:: Task goal ::
Would it be possible to copy exactly the lines from the one containing "Between 2072 and" to the end of the entries, including both and nothing else?

:: Input data ::

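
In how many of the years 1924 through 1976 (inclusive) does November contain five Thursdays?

14

November has 30 days; it has five Thursdays when Thursday falls among the first (month-length − 28) days — i.e. when November 1 is one of Thursday/Wednesday.
November 1 by year: 1924:Sat 1925:Sun 1926:Mon 1927:Tue 1928:Thu✓ 1929:Fri 1930:Sat 1931:Sun 1932:Tue 1933:Wed✓ 1934:Thu✓ 1935:Fri 1936:Sun 1937:Mon 1938:Tue …(23 more)… 1962:Thu✓ 1963:Fri 1964:Sun 1965:Mon 1966:Tue 1967:Wed✓ 1968:Fri 1969:Sat 1970:Sun 1971:Mon 1972:Wed✓ 1973:Thu✓ 1974:Fri 1975:Sat 1976:Mon
Years with five Thursdays: 1928, 1933, 1934, 1939, 1944, 1945, 1950, 1951, 1956, 1961, 1962, 1967, 1972, 1973 → 14.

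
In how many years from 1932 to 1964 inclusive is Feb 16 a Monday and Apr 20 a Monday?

3

Check each year's weekday for Feb 16 and Apr 20:
  1932: Tue/Wed  1933: Thu/Thu  1934: Fri/Fri  1935: Sat/Sat  1936: Sun/Mon  1937: Tue/Tue  1938: Wed/Wed  1939: Thu/Thu  1940: Fri/Sat  1941: Sun/Sun  1942: Mon/Mon ✓  1943: Tue/Tue  1944: Wed/Thu  1945: Fri/Fri  …(5 more)…  1951: Fri/Fri  1952: Sat/Sun  1953: Mon/Mon ✓  1954: Tue/Tue  1955: Wed/Wed  1956: Thu/Fri  1957: Sat/Sat  1958: Sun/Sun  1959: Mon/Mon ✓  1960: Tue/Wed  1961: Thu/Thu  1962: Fri/Fri  1963: Sat/Sat  1964: Sun/Mon
Both conditions hold in: 1942, 1953, 1959 — 3.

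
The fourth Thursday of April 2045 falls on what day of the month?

April 1, 2045 is a Saturday, so the first Thursday is the 6th.
The fourth Thursday is 6 + 21 = 27.

27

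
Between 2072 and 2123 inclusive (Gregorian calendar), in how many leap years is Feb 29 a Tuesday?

1

Leap years in 2072–2123: 12 of them.
Feb 29 weekday advances by 5 (mod 7) from one leap year to the next four years later (or differs when a century non-leap intervenes).
Leap-day weekdays: 2072:Mon 2076:Sat 2080:Thu 2084:Tue✓ 2088:Sun 2092:Fri 2096:Wed 2104:Fri 2108:Wed 2112:Mon 2116:Sat 2120:Thu
Tuesday: 2084 → 1.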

:: Response to the task ::
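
Between 2072 and 2123 inclusive (Gregorian calendar), in how many leap years is Feb 29 a Tuesday?

1

Leap years in 2072–2123: 12 of them.
Feb 29 weekday advances by 5 (mod 7) from one leap year to the next four years later (or differs when a century non-leap intervenes).
Leap-day weekdays: 2072:Mon 2076:Sat 2080:Thu 2084:Tue✓ 2088:Sun 2092:Fri 2096:Wed 2104:Fri 2108:Wed 2112:Mon 2116:Sat 2120:Thu
Tuesday: 2084 → 1.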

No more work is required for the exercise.